### Records shown ###
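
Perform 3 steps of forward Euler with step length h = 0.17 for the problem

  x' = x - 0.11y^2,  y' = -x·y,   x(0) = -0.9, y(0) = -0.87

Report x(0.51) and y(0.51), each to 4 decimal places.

Euler on (x,y): x_{n+1} = x_n + h·x', y_{n+1} = y_n + h·y'.
0.000000: (-0.900000, -0.870000); f=(-0.983259, -0.783000) → (-1.067154, -1.003110)
0.170000: (-1.067154, -1.003110); f=(-1.177839, -1.070473) → (-1.267387, -1.185090)
0.340000: (-1.267387, -1.185090); f=(-1.421875, -1.501968) → (-1.509105, -1.440425)
(x(0.51), y(0.51)) ≈ (-1.5091, -1.4404)

-1.5091, -1.4404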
###
Word for word, give back the data shown above.

- Final answer -
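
Perform 3 steps of forward Euler with step length h = 0.17 for the problem

  x' = x - 0.11y^2,  y' = -x·y,   x(0) = -0.9, y(0) = -0.87

Report x(0.51) and y(0.51), each to 4 decimal places.

Euler on (x,y): x_{n+1} = x_n + h·x', y_{n+1} = y_n + h·y'.
0.000000: (-0.900000, -0.870000); f=(-0.983259, -0.783000) → (-1.067154, -1.003110)
0.170000: (-1.067154, -1.003110); f=(-1.177839, -1.070473) → (-1.267387, -1.185090)
0.340000: (-1.267387, -1.185090); f=(-1.421875, -1.501968) → (-1.509105, -1.440425)
(x(0.51), y(0.51)) ≈ (-1.5091, -1.4404)

-1.5091, -1.4404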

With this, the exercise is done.